__Directions__. The lines to be copied are those below that contain "destination".

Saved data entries

>>

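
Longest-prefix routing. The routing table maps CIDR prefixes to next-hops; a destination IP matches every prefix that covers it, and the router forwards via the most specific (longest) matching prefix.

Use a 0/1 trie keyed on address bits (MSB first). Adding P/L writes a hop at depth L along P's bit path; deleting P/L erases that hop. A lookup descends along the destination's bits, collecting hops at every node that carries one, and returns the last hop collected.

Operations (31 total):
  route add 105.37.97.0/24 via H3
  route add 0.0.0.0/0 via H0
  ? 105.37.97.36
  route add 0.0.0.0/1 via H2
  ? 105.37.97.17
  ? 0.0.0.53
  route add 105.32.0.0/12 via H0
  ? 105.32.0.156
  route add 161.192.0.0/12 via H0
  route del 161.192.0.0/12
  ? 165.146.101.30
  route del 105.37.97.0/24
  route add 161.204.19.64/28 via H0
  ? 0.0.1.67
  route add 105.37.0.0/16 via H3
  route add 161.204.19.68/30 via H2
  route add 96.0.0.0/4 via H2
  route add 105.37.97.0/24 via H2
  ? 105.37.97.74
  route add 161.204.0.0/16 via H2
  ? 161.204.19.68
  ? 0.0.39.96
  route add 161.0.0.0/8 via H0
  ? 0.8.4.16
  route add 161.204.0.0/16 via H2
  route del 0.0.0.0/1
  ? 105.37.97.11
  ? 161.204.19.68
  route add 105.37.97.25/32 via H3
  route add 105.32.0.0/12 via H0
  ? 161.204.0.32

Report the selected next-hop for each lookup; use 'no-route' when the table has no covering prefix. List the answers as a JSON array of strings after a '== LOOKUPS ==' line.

Apply in order:
  + 105.37.97.0/24 (H3) depth=24
  + 0.0.0.0/0 (H0) depth=0
  Q 105.37.97.36: descend 011010010010010101100001 ; hops seen [H0,H3] ; pick H3
  + 0.0.0.0/1 (H2) depth=1
  Q 105.37.97.17: descend 011010010010010101100001 ; hops seen [H0,H2,H3] ; pick H3
  Q 0.0.0.53: descend 0 ; hops seen [H0,H2] ; pick H2
  + 105.32.0.0/12 (H0) depth=12
  Q 105.32.0.156: descend 0110100100100 ; hops seen [H0,H2,H0] ; pick H0
  + 161.192.0.0/12 (H0) depth=12
  del 161.192.0.0/12 (clear depth 12)
  Q 165.146.101.30: descend 10100 ; hops seen [H0] ; pick H0
  del 105.37.97.0/24 (clear depth 24)
  + 161.204.19.64/28 (H0) depth=28
  Q 0.0.1.67: descend 0 ; hops seen [H0,H2] ; pick H2
  + 105.37.0.0/16 (H3) depth=16
  + 161.204.19.68/30 (H2) depth=30
  + 96.0.0.0/4 (H2) depth=4
  + 105.37.97.0/24 (H2) depth=24
  Q 105.37.97.74: descend 011010010010010101100001 ; hops seen [H0,H2,H2,H0,H3,H2] ; pick H2
  + 161.204.0.0/16 (H2) depth=16
  Q 161.204.19.68: descend 101000011100110000010011010001 ; hops seen [H0,H2,H0,H2] ; pick H2
  Q 0.0.39.96: descend 0 ; hops seen [H0,H2] ; pick H2
  + 161.0.0.0/8 (H0) depth=8
  Q 0.8.4.16: descend 0 ; hops seen [H0,H2] ; pick H2
  + 161.204.0.0/16 (H2) depth=16
  del 0.0.0.0/1 (clear depth 1)
  Q 105.37.97.11: descend 011010010010010101100001 ; hops seen [H0,H2,H0,H3,H2] ; pick H2
  Q 161.204.19.68: descend 101000011100110000010011010001 ; hops seen [H0,H0,H2,H0,H2] ; pick H2
  + 105.37.97.25/32 (H3) depth=32
  + 105.32.0.0/12 (H0) depth=12
  Q 161.204.0.32: descend 1010000111001100000 ; hops seen [H0,H0,H2] ; pick H2

== LOOKUPS ==
["H3","H3","H2","H0","H0","H2","H2","H2","H2","H2","H2","H2","H2"]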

<<

__Answer to the problem__.
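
Longest-prefix routing. The routing table maps CIDR prefixes to next-hops; a destination IP matches every prefix that covers it, and the router forwards via the most specific (longest) matching prefix.
Use a 0/1 trie keyed on address bits (MSB first). Adding P/L writes a hop at depth L along P's bit path; deleting P/L erases that hop. A lookup descends along the destination's bits, collecting hops at every node that carries one, and returns the last hop collected.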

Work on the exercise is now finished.